Information Start Marker

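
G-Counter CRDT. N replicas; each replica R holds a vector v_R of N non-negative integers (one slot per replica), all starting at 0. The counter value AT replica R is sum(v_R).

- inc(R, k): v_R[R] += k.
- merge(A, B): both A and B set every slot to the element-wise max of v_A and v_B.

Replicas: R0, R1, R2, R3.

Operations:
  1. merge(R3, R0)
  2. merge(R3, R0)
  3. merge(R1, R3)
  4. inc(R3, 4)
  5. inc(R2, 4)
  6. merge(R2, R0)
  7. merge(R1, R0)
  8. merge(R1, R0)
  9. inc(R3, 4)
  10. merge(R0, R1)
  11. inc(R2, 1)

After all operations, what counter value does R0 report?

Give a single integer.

Answer: 4

Derivation:
Op 1: merge R3<->R0 -> R3=(0,0,0,0) R0=(0,0,0,0)
Op 2: merge R3<->R0 -> R3=(0,0,0,0) R0=(0,0,0,0)
Op 3: merge R1<->R3 -> R1=(0,0,0,0) R3=(0,0,0,0)
Op 4: inc R3 by 4 -> R3=(0,0,0,4) value=4
Op 5: inc R2 by 4 -> R2=(0,0,4,0) value=4
Op 6: merge R2<->R0 -> R2=(0,0,4,0) R0=(0,0,4,0)
Op 7: merge R1<->R0 -> R1=(0,0,4,0) R0=(0,0,4,0)
Op 8: merge R1<->R0 -> R1=(0,0,4,0) R0=(0,0,4,0)
Op 9: inc R3 by 4 -> R3=(0,0,0,8) value=8
Op 10: merge R0<->R1 -> R0=(0,0,4,0) R1=(0,0,4,0)
Op 11: inc R2 by 1 -> R2=(0,0,5,0) value=5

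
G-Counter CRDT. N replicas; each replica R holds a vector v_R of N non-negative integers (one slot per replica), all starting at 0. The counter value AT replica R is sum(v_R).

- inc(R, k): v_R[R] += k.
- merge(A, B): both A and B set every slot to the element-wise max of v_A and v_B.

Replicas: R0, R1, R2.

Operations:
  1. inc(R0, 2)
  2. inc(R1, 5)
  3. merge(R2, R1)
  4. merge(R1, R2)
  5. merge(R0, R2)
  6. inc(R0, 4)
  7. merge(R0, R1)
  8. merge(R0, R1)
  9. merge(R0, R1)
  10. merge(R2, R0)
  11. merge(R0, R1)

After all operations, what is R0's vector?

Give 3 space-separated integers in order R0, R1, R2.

Answer: 6 5 0

Derivation:
Op 1: inc R0 by 2 -> R0=(2,0,0) value=2
Op 2: inc R1 by 5 -> R1=(0,5,0) value=5
Op 3: merge R2<->R1 -> R2=(0,5,0) R1=(0,5,0)
Op 4: merge R1<->R2 -> R1=(0,5,0) R2=(0,5,0)
Op 5: merge R0<->R2 -> R0=(2,5,0) R2=(2,5,0)
Op 6: inc R0 by 4 -> R0=(6,5,0) value=11
Op 7: merge R0<->R1 -> R0=(6,5,0) R1=(6,5,0)
Op 8: merge R0<->R1 -> R0=(6,5,0) R1=(6,5,0)
Op 9: merge R0<->R1 -> R0=(6,5,0) R1=(6,5,0)
Op 10: merge R2<->R0 -> R2=(6,5,0) R0=(6,5,0)
Op 11: merge R0<->R1 -> R0=(6,5,0) R1=(6,5,0)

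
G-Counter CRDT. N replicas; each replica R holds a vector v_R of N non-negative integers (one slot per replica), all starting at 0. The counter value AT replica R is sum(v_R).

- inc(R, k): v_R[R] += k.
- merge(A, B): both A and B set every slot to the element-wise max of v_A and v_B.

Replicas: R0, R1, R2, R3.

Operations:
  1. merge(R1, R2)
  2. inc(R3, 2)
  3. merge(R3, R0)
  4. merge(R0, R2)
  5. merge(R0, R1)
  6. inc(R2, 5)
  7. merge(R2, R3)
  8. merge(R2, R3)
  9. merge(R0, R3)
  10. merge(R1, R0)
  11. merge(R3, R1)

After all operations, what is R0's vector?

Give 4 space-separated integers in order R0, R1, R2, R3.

Op 1: merge R1<->R2 -> R1=(0,0,0,0) R2=(0,0,0,0)
Op 2: inc R3 by 2 -> R3=(0,0,0,2) value=2
Op 3: merge R3<->R0 -> R3=(0,0,0,2) R0=(0,0,0,2)
Op 4: merge R0<->R2 -> R0=(0,0,0,2) R2=(0,0,0,2)
Op 5: merge R0<->R1 -> R0=(0,0,0,2) R1=(0,0,0,2)
Op 6: inc R2 by 5 -> R2=(0,0,5,2) value=7
Op 7: merge R2<->R3 -> R2=(0,0,5,2) R3=(0,0,5,2)
Op 8: merge R2<->R3 -> R2=(0,0,5,2) R3=(0,0,5,2)
Op 9: merge R0<->R3 -> R0=(0,0,5,2) R3=(0,0,5,2)
Op 10: merge R1<->R0 -> R1=(0,0,5,2) R0=(0,0,5,2)
Op 11: merge R3<->R1 -> R3=(0,0,5,2) R1=(0,0,5,2)

Answer: 0 0 5 2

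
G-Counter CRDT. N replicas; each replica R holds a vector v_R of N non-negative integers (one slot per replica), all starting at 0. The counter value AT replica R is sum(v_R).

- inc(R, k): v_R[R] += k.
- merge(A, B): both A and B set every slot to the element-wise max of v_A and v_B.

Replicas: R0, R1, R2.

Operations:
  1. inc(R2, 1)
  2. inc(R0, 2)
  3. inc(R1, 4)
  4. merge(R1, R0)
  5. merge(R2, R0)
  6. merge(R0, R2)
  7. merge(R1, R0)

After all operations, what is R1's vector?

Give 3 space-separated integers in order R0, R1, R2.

Answer: 2 4 1

Derivation:
Op 1: inc R2 by 1 -> R2=(0,0,1) value=1
Op 2: inc R0 by 2 -> R0=(2,0,0) value=2
Op 3: inc R1 by 4 -> R1=(0,4,0) value=4
Op 4: merge R1<->R0 -> R1=(2,4,0) R0=(2,4,0)
Op 5: merge R2<->R0 -> R2=(2,4,1) R0=(2,4,1)
Op 6: merge R0<->R2 -> R0=(2,4,1) R2=(2,4,1)
Op 7: merge R1<->R0 -> R1=(2,4,1) R0=(2,4,1)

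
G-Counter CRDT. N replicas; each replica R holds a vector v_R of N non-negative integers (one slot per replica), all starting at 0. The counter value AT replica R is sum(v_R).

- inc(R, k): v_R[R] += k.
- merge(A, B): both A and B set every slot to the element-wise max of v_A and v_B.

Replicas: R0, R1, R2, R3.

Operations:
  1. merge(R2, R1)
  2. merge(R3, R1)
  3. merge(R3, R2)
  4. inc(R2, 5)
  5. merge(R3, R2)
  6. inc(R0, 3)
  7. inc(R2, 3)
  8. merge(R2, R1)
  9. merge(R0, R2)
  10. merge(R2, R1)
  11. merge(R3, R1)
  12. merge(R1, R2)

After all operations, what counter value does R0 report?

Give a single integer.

Answer: 11

Derivation:
Op 1: merge R2<->R1 -> R2=(0,0,0,0) R1=(0,0,0,0)
Op 2: merge R3<->R1 -> R3=(0,0,0,0) R1=(0,0,0,0)
Op 3: merge R3<->R2 -> R3=(0,0,0,0) R2=(0,0,0,0)
Op 4: inc R2 by 5 -> R2=(0,0,5,0) value=5
Op 5: merge R3<->R2 -> R3=(0,0,5,0) R2=(0,0,5,0)
Op 6: inc R0 by 3 -> R0=(3,0,0,0) value=3
Op 7: inc R2 by 3 -> R2=(0,0,8,0) value=8
Op 8: merge R2<->R1 -> R2=(0,0,8,0) R1=(0,0,8,0)
Op 9: merge R0<->R2 -> R0=(3,0,8,0) R2=(3,0,8,0)
Op 10: merge R2<->R1 -> R2=(3,0,8,0) R1=(3,0,8,0)
Op 11: merge R3<->R1 -> R3=(3,0,8,0) R1=(3,0,8,0)
Op 12: merge R1<->R2 -> R1=(3,0,8,0) R2=(3,0,8,0)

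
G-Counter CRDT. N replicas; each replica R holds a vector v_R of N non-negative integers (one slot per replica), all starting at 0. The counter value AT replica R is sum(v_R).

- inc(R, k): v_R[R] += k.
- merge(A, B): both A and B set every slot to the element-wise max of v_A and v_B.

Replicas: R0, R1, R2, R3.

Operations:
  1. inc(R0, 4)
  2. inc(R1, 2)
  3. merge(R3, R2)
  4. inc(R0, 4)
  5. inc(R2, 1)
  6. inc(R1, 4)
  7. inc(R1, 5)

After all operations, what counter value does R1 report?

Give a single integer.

Answer: 11

Derivation:
Op 1: inc R0 by 4 -> R0=(4,0,0,0) value=4
Op 2: inc R1 by 2 -> R1=(0,2,0,0) value=2
Op 3: merge R3<->R2 -> R3=(0,0,0,0) R2=(0,0,0,0)
Op 4: inc R0 by 4 -> R0=(8,0,0,0) value=8
Op 5: inc R2 by 1 -> R2=(0,0,1,0) value=1
Op 6: inc R1 by 4 -> R1=(0,6,0,0) value=6
Op 7: inc R1 by 5 -> R1=(0,11,0,0) value=11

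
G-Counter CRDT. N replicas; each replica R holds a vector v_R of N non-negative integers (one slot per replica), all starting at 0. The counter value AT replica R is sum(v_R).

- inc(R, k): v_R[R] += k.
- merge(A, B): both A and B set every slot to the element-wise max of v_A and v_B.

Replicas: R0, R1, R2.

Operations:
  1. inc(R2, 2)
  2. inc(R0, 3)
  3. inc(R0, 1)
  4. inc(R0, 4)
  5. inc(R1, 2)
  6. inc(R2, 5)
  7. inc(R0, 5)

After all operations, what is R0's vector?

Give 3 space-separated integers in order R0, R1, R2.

Answer: 13 0 0

Derivation:
Op 1: inc R2 by 2 -> R2=(0,0,2) value=2
Op 2: inc R0 by 3 -> R0=(3,0,0) value=3
Op 3: inc R0 by 1 -> R0=(4,0,0) value=4
Op 4: inc R0 by 4 -> R0=(8,0,0) value=8
Op 5: inc R1 by 2 -> R1=(0,2,0) value=2
Op 6: inc R2 by 5 -> R2=(0,0,7) value=7
Op 7: inc R0 by 5 -> R0=(13,0,0) value=13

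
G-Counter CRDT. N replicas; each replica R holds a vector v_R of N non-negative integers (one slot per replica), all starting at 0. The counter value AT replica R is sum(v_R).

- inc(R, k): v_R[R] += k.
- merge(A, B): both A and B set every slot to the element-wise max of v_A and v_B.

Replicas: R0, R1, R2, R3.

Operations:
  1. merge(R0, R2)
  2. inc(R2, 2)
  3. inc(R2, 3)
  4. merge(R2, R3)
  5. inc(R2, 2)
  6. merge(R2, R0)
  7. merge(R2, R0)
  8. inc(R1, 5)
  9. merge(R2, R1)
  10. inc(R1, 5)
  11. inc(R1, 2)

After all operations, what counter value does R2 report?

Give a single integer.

Answer: 12

Derivation:
Op 1: merge R0<->R2 -> R0=(0,0,0,0) R2=(0,0,0,0)
Op 2: inc R2 by 2 -> R2=(0,0,2,0) value=2
Op 3: inc R2 by 3 -> R2=(0,0,5,0) value=5
Op 4: merge R2<->R3 -> R2=(0,0,5,0) R3=(0,0,5,0)
Op 5: inc R2 by 2 -> R2=(0,0,7,0) value=7
Op 6: merge R2<->R0 -> R2=(0,0,7,0) R0=(0,0,7,0)
Op 7: merge R2<->R0 -> R2=(0,0,7,0) R0=(0,0,7,0)
Op 8: inc R1 by 5 -> R1=(0,5,0,0) value=5
Op 9: merge R2<->R1 -> R2=(0,5,7,0) R1=(0,5,7,0)
Op 10: inc R1 by 5 -> R1=(0,10,7,0) value=17
Op 11: inc R1 by 2 -> R1=(0,12,7,0) value=19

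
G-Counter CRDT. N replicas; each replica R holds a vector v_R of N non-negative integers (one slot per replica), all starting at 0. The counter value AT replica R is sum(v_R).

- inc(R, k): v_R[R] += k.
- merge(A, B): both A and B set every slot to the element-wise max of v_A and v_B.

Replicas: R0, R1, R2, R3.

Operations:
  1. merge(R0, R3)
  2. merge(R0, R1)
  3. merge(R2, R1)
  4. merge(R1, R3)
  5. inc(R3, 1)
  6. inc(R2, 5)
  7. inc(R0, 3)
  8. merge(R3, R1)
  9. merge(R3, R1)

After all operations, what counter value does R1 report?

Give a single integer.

Op 1: merge R0<->R3 -> R0=(0,0,0,0) R3=(0,0,0,0)
Op 2: merge R0<->R1 -> R0=(0,0,0,0) R1=(0,0,0,0)
Op 3: merge R2<->R1 -> R2=(0,0,0,0) R1=(0,0,0,0)
Op 4: merge R1<->R3 -> R1=(0,0,0,0) R3=(0,0,0,0)
Op 5: inc R3 by 1 -> R3=(0,0,0,1) value=1
Op 6: inc R2 by 5 -> R2=(0,0,5,0) value=5
Op 7: inc R0 by 3 -> R0=(3,0,0,0) value=3
Op 8: merge R3<->R1 -> R3=(0,0,0,1) R1=(0,0,0,1)
Op 9: merge R3<->R1 -> R3=(0,0,0,1) R1=(0,0,0,1)

Answer: 1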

Information End Marker

- _Required action_:
The answer is the lines above between the line holding "7. inc(R1, 5)" and the line holding "2. inc(R2, 2)", inclusive, each written out exactly, and no others.

- _Output for this task_:
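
  7. inc(R1, 5)

After all operations, what counter value does R1 report?

Give a single integer.

Answer: 11

Derivation:
Op 1: inc R0 by 4 -> R0=(4,0,0,0) value=4
Op 2: inc R1 by 2 -> R1=(0,2,0,0) value=2
Op 3: merge R3<->R2 -> R3=(0,0,0,0) R2=(0,0,0,0)
Op 4: inc R0 by 4 -> R0=(8,0,0,0) value=8
Op 5: inc R2 by 1 -> R2=(0,0,1,0) value=1
Op 6: inc R1 by 4 -> R1=(0,6,0,0) value=6
Op 7: inc R1 by 5 -> R1=(0,11,0,0) value=11

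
G-Counter CRDT. N replicas; each replica R holds a vector v_R of N non-negative integers (one slot per replica), all starting at 0. The counter value AT replica R is sum(v_R).

- inc(R, k): v_R[R] += k.
- merge(A, B): both A and B set every slot to the element-wise max of v_A and v_B.

Replicas: R0, R1, R2.

Operations:
  1. inc(R2, 2)
  2. inc(R0, 3)
  3. inc(R0, 1)
  4. inc(R0, 4)
  5. inc(R1, 2)
  6. inc(R2, 5)
  7. inc(R0, 5)

After all operations, what is R0's vector?

Give 3 space-separated integers in order R0, R1, R2.

Answer: 13 0 0

Derivation:
Op 1: inc R2 by 2 -> R2=(0,0,2) value=2
Op 2: inc R0 by 3 -> R0=(3,0,0) value=3
Op 3: inc R0 by 1 -> R0=(4,0,0) value=4
Op 4: inc R0 by 4 -> R0=(8,0,0) value=8
Op 5: inc R1 by 2 -> R1=(0,2,0) value=2
Op 6: inc R2 by 5 -> R2=(0,0,7) value=7
Op 7: inc R0 by 5 -> R0=(13,0,0) value=13

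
G-Counter CRDT. N replicas; each replica R holds a vector v_R of N non-negative integers (one slot per replica), all starting at 0. The counter value AT replica R is sum(v_R).

- inc(R, k): v_R[R] += k.
- merge(A, B): both A and B set every slot to the element-wise max of v_A and v_B.

Replicas: R0, R1, R2, R3.

Operations:
  1. merge(R0, R2)
  2. inc(R2, 2)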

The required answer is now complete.